## Task goal
Please take the records that follow and repeat exactly the lines starting with the line with "Compute the area of the cross-section at t=0.313" and going on through the line with "A solid is lofted".

Collected data entries
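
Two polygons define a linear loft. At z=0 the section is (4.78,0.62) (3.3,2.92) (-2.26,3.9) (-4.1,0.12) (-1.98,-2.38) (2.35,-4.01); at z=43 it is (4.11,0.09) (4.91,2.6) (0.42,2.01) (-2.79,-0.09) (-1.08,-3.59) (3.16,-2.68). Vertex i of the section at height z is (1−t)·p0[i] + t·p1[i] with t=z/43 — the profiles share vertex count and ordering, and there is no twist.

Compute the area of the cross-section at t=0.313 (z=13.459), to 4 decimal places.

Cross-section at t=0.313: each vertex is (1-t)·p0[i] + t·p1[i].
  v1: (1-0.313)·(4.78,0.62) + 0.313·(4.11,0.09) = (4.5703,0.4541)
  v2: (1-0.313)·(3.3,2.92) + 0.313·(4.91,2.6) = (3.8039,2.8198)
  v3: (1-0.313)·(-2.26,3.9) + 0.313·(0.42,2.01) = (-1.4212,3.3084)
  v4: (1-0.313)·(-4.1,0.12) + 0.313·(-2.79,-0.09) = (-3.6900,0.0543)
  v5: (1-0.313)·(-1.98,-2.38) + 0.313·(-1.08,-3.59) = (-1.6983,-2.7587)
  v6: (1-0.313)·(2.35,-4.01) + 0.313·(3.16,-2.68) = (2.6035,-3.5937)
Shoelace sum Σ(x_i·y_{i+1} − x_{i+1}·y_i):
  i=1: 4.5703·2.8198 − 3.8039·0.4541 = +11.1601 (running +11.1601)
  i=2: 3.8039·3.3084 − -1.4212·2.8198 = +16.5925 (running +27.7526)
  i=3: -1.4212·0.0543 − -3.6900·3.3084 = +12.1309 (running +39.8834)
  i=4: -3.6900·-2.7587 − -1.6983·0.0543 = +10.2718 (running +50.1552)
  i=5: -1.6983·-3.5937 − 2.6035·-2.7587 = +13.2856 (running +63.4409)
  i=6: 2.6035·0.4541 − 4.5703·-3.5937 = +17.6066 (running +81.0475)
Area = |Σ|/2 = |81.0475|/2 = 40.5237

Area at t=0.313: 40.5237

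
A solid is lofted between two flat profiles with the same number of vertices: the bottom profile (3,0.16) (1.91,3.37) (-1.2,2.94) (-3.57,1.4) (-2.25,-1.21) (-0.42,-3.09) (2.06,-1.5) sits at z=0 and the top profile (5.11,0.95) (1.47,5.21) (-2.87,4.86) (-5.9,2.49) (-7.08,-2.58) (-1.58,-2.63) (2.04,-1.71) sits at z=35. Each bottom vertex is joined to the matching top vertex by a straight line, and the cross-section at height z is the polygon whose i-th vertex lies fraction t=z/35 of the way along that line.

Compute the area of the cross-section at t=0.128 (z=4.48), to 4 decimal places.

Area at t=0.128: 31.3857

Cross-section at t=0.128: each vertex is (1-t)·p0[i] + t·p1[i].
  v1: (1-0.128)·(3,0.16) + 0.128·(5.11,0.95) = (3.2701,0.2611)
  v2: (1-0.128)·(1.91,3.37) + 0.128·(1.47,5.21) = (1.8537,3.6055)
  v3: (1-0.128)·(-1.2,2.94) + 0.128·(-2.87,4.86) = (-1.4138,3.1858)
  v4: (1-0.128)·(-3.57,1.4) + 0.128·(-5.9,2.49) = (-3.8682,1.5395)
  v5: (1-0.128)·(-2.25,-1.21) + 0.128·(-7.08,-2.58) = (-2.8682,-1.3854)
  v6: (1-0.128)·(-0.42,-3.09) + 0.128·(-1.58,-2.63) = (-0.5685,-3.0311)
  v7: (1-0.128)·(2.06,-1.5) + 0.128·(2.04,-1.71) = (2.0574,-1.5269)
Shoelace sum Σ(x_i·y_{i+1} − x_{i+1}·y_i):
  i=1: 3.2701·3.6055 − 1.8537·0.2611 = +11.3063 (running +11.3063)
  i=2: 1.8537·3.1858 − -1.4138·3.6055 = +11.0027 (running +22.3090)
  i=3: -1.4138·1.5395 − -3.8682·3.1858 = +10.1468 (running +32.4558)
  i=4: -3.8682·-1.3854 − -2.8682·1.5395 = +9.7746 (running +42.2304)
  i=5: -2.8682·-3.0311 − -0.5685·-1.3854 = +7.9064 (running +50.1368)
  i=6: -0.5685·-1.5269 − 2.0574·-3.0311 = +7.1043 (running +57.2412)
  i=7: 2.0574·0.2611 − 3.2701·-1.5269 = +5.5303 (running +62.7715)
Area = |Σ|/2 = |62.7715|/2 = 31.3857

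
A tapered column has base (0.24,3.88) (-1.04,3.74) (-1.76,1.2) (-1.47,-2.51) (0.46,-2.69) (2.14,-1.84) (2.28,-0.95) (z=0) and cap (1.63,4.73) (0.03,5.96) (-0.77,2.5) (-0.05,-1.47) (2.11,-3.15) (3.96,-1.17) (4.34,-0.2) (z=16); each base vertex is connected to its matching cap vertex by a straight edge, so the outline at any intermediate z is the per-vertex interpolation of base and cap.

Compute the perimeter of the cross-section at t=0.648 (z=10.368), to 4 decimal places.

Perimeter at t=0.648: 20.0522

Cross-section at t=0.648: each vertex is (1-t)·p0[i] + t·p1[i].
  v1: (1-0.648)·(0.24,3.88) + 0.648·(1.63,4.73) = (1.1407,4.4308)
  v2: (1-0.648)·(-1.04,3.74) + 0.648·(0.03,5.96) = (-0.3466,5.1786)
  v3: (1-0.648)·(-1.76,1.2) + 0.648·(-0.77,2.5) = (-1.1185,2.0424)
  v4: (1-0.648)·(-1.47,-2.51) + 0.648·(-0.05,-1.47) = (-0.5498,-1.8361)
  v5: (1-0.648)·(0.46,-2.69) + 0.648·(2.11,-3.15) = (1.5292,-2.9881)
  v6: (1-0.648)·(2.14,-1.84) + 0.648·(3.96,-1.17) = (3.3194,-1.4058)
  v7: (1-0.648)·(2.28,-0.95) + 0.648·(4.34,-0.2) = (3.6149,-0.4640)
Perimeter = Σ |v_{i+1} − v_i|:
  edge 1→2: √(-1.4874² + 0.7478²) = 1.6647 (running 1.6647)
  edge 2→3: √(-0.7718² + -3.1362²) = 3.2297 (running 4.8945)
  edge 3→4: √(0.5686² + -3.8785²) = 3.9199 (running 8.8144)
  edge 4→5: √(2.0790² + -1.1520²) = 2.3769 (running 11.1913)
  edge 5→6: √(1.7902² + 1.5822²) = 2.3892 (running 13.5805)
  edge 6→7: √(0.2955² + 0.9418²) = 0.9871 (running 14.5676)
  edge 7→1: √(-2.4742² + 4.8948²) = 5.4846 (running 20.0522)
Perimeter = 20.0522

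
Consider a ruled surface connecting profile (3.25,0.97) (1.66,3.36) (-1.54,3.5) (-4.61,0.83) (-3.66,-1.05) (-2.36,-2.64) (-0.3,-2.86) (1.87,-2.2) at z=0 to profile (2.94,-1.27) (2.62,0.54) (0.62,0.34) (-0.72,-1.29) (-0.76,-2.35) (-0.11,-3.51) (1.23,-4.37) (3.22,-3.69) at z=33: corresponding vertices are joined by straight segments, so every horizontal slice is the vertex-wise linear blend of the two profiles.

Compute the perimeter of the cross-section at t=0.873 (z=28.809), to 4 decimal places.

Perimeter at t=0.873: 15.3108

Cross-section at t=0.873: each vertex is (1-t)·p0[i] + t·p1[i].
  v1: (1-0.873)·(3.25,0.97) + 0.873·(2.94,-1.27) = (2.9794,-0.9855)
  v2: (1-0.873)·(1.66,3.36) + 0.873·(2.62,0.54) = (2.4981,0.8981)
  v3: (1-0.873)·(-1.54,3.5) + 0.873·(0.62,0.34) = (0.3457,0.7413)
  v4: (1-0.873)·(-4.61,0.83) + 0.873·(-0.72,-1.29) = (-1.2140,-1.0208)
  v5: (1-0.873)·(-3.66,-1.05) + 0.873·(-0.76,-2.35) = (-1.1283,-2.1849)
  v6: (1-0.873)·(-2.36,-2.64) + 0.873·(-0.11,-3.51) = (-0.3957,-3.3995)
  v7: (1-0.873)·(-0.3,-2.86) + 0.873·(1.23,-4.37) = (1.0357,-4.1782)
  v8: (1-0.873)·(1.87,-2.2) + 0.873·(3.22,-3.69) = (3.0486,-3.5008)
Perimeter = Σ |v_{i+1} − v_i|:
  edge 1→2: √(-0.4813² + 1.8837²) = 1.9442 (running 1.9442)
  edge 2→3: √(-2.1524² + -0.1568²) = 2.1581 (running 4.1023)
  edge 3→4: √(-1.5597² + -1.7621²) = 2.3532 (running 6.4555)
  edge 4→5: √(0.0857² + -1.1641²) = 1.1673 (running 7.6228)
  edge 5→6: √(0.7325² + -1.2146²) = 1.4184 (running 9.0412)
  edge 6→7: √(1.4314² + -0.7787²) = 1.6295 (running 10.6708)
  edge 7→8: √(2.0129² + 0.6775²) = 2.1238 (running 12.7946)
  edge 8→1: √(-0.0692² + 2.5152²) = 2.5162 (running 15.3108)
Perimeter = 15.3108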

## Answer box
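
Compute the area of the cross-section at t=0.313 (z=13.459), to 4 decimal places.

Cross-section at t=0.313: each vertex is (1-t)·p0[i] + t·p1[i].
  v1: (1-0.313)·(4.78,0.62) + 0.313·(4.11,0.09) = (4.5703,0.4541)
  v2: (1-0.313)·(3.3,2.92) + 0.313·(4.91,2.6) = (3.8039,2.8198)
  v3: (1-0.313)·(-2.26,3.9) + 0.313·(0.42,2.01) = (-1.4212,3.3084)
  v4: (1-0.313)·(-4.1,0.12) + 0.313·(-2.79,-0.09) = (-3.6900,0.0543)
  v5: (1-0.313)·(-1.98,-2.38) + 0.313·(-1.08,-3.59) = (-1.6983,-2.7587)
  v6: (1-0.313)·(2.35,-4.01) + 0.313·(3.16,-2.68) = (2.6035,-3.5937)
Shoelace sum Σ(x_i·y_{i+1} − x_{i+1}·y_i):
  i=1: 4.5703·2.8198 − 3.8039·0.4541 = +11.1601 (running +11.1601)
  i=2: 3.8039·3.3084 − -1.4212·2.8198 = +16.5925 (running +27.7526)
  i=3: -1.4212·0.0543 − -3.6900·3.3084 = +12.1309 (running +39.8834)
  i=4: -3.6900·-2.7587 − -1.6983·0.0543 = +10.2718 (running +50.1552)
  i=5: -1.6983·-3.5937 − 2.6035·-2.7587 = +13.2856 (running +63.4409)
  i=6: 2.6035·0.4541 − 4.5703·-3.5937 = +17.6066 (running +81.0475)
Area = |Σ|/2 = |81.0475|/2 = 40.5237

Area at t=0.313: 40.5237

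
A solid is lofted between two flat profiles with the same number of vertices: the bottom profile (3,0.16) (1.91,3.37) (-1.2,2.94) (-3.57,1.4) (-2.25,-1.21) (-0.42,-3.09) (2.06,-1.5) sits at z=0 and the top profile (5.11,0.95) (1.47,5.21) (-2.87,4.86) (-5.9,2.49) (-7.08,-2.58) (-1.58,-2.63) (2.04,-1.71) sits at z=35. Each bottom vertex is joined to the matching top vertex by a straight line, and the cross-section at height z is the polygon whose i-th vertex lies fraction t=z/35 of the way along that line.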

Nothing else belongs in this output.